> [Extracted data entries]:
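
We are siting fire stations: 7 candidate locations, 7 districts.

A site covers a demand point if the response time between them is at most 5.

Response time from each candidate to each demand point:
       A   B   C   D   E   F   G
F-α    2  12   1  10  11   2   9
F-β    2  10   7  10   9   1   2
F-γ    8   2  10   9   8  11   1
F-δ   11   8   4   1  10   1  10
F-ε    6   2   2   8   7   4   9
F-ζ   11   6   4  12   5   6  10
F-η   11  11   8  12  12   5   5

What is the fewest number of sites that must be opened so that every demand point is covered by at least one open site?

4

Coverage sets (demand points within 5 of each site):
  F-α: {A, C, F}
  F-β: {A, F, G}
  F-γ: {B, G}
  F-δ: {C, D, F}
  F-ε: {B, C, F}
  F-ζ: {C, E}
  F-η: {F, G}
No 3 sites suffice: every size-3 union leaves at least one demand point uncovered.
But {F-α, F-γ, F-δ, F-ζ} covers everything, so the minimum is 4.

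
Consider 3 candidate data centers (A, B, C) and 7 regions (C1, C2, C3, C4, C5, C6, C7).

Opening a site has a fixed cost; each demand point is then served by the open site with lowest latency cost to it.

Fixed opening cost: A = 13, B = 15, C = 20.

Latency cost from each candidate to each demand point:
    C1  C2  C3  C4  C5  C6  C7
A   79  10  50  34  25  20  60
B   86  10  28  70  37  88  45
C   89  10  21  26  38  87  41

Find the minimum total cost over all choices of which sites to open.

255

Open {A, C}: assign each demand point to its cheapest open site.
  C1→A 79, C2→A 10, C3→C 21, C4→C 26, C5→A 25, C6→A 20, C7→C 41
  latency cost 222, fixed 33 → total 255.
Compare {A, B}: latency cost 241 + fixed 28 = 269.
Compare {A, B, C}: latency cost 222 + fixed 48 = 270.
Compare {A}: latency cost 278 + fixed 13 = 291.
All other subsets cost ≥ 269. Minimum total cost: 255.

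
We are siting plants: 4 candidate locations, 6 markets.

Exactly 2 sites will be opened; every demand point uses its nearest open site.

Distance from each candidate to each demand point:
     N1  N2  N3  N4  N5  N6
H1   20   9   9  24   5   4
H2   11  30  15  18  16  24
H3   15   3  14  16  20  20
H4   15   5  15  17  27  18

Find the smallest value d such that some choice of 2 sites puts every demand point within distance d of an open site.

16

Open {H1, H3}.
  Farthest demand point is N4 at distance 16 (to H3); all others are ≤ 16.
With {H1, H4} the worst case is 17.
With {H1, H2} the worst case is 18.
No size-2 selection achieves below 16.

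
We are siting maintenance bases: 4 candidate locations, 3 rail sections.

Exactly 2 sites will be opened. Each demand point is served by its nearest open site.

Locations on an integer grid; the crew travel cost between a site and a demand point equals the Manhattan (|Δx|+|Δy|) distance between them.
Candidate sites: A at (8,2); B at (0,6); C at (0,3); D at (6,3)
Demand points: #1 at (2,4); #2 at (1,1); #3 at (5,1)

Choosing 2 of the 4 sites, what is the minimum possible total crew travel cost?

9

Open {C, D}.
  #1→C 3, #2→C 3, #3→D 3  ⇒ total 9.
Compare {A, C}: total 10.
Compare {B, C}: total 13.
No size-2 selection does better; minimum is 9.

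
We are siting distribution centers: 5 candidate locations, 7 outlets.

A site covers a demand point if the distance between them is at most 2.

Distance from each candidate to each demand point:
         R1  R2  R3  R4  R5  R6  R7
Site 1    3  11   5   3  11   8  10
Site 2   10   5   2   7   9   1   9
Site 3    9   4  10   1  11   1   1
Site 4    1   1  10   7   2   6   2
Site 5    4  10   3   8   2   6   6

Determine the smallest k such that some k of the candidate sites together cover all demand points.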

* * *

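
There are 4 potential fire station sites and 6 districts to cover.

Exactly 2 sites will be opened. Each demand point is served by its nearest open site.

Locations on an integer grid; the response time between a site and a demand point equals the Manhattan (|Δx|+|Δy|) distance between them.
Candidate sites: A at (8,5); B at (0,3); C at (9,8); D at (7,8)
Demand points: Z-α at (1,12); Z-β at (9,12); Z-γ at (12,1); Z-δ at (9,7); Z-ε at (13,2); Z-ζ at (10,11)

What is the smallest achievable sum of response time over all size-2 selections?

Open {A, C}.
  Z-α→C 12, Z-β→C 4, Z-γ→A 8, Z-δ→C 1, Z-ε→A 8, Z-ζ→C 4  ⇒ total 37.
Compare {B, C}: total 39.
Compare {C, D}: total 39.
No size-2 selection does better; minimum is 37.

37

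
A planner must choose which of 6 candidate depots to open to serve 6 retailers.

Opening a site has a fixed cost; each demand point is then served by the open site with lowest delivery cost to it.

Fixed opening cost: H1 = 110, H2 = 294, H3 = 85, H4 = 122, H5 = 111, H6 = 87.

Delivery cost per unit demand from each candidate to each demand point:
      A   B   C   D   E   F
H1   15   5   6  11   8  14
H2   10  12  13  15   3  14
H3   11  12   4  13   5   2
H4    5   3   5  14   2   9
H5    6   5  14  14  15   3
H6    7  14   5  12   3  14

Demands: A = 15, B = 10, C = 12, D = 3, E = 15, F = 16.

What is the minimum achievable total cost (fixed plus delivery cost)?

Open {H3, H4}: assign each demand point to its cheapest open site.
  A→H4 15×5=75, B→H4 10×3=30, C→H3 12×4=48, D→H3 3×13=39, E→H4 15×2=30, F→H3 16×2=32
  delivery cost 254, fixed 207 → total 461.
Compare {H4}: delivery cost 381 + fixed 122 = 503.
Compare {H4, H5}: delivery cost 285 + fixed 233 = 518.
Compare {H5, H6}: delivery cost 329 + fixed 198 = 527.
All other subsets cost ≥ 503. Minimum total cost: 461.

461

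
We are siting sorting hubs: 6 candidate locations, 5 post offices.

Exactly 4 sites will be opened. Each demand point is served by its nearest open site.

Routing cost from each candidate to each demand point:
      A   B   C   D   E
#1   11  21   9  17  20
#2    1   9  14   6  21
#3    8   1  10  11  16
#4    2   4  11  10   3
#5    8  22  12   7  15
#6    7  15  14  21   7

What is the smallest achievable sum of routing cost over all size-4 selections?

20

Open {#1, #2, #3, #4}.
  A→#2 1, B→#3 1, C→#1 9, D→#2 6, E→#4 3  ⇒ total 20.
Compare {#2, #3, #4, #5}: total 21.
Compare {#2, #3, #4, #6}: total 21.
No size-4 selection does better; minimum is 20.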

> [About this exercise]: Where a line of the entries above holds the word "grid", return that line.

> [Expected answer]:
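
Locations on an integer grid; the crew travel cost between a site and a demand point equals the Manhattan (|Δx|+|Δy|) distance between them.
Locations on an integer grid; the response time between a site and a demand point equals the Manhattan (|Δx|+|Δy|) distance between them.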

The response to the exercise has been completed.